> STORED DATA:
_____

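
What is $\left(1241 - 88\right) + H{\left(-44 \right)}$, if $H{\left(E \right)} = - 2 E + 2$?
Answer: $1243$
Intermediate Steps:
$H{\left(E \right)} = 2 - 2 E$
$\left(1241 - 88\right) + H{\left(-44 \right)} = \left(1241 - 88\right) + \left(2 - -88\right) = 1153 + \left(2 + 88\right) = 1153 + 90 = 1243$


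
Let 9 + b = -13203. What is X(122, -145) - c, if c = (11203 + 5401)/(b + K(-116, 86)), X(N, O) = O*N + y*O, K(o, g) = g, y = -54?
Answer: -64702878/6563 ≈ -9858.7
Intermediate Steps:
b = -13212 (b = -9 - 13203 = -13212)
X(N, O) = -54*O + N*O (X(N, O) = O*N - 54*O = N*O - 54*O = -54*O + N*O)
c = -8302/6563 (c = (11203 + 5401)/(-13212 + 86) = 16604/(-13126) = 16604*(-1/13126) = -8302/6563 ≈ -1.2650)
X(122, -145) - c = -145*(-54 + 122) - 1*(-8302/6563) = -145*68 + 8302/6563 = -9860 + 8302/6563 = -64702878/6563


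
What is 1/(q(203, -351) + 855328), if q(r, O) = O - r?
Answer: 1/854774 ≈ 1.1699e-6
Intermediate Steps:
1/(q(203, -351) + 855328) = 1/((-351 - 1*203) + 855328) = 1/((-351 - 203) + 855328) = 1/(-554 + 855328) = 1/854774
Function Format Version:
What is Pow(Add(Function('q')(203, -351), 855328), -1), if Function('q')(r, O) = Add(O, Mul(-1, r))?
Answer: Rational(1, 854774) ≈ 1.1699e-6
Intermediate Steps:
Pow(Add(Function('q')(203, -351), 855328), -1) = Pow(Add(Add(-351, Mul(-1, 203)), 855328), -1) = Pow(Add(Add(-351, -203), 855328), -1) = Pow(Add(-554, 855328), -1) = Pow(854774, -1) = Rational(1, 854774)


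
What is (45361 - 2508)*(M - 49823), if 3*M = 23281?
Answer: -5407534364/3 ≈ -1.8025e+9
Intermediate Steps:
M = 23281/3 (M = (⅓)*23281 = 23281/3 ≈ 7760.3)
(45361 - 2508)*(M - 49823) = (45361 - 2508)*(23281/3 - 49823) = 42853*(-126188/3) = -5407534364/3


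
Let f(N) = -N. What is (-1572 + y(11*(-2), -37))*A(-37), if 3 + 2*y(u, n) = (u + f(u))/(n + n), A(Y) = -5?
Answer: 15735/2 ≈ 7867.5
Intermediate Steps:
y(u, n) = -3/2 (y(u, n) = -3/2 + ((u - u)/(n + n))/2 = -3/2 + (0/((2*n)))/2 = -3/2 + (0*(1/(2*n)))/2 = -3/2 + (1/2)*0 = -3/2 + 0 = -3/2)
(-1572 + y(11*(-2), -37))*A(-37) = (-1572 - 3/2)*(-5) = -3147/2*(-5) = 15735/2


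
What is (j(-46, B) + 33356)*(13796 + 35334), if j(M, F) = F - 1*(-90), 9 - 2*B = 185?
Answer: 1638878540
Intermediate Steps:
B = -88 (B = 9/2 - 1/2*185 = 9/2 - 185/2 = -88)
j(M, F) = 90 + F (j(M, F) = F + 90 = 90 + F)
(j(-46, B) + 33356)*(13796 + 35334) = ((90 - 88) + 33356)*(13796 + 35334) = (2 + 33356)*49130 = 33358*49130 = 1638878540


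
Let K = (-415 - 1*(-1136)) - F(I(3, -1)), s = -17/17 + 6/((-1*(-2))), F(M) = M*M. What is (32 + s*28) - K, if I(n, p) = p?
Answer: -632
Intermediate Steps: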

_____

Determine the number of lines above holding the string "Answer". Reply with it and nothing more.

8